## WHAT TO PRODUCE:
The expected answer holds every line from the first line of the data below through the line containing "Answer: 1/5006 ≈ 0.00019976", exactly as written, and no other line.

[Stored items]
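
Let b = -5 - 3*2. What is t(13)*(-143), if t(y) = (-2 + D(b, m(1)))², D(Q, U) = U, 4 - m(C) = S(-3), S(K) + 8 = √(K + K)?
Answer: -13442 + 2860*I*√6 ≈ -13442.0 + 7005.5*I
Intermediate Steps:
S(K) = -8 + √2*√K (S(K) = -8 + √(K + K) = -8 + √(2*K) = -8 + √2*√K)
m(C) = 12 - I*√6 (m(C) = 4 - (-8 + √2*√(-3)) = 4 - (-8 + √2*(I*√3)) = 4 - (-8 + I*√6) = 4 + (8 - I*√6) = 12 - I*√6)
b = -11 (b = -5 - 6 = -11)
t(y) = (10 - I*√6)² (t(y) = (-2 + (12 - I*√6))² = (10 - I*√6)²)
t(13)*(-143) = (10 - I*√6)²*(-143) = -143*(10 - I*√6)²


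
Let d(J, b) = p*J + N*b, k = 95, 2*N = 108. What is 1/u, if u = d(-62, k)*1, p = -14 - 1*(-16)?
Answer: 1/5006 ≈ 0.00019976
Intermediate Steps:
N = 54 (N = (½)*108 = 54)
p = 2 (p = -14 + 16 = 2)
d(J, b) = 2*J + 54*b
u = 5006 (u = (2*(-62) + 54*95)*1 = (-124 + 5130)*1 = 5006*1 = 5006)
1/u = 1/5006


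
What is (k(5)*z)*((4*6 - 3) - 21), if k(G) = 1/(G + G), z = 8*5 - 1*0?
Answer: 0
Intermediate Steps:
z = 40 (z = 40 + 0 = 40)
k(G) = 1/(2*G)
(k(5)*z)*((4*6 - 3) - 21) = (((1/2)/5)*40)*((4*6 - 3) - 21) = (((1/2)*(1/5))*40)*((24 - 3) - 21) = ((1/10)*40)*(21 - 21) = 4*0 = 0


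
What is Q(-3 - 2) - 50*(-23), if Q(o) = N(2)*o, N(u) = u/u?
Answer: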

## ANSWER SPACE:
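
Let b = -5 - 3*2. What is t(13)*(-143), if t(y) = (-2 + D(b, m(1)))², D(Q, U) = U, 4 - m(C) = S(-3), S(K) + 8 = √(K + K)?
Answer: -13442 + 2860*I*√6 ≈ -13442.0 + 7005.5*I
Intermediate Steps:
S(K) = -8 + √2*√K (S(K) = -8 + √(K + K) = -8 + √(2*K) = -8 + √2*√K)
m(C) = 12 - I*√6 (m(C) = 4 - (-8 + √2*√(-3)) = 4 - (-8 + √2*(I*√3)) = 4 - (-8 + I*√6) = 4 + (8 - I*√6) = 12 - I*√6)
b = -11 (b = -5 - 6 = -11)
t(y) = (10 - I*√6)² (t(y) = (-2 + (12 - I*√6))² = (10 - I*√6)²)
t(13)*(-143) = (10 - I*√6)²*(-143) = -143*(10 - I*√6)²


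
Let d(J, b) = p*J + N*b, k = 95, 2*N = 108. What is 1/u, if u = d(-62, k)*1, p = -14 - 1*(-16)?
Answer: 1/5006 ≈ 0.00019976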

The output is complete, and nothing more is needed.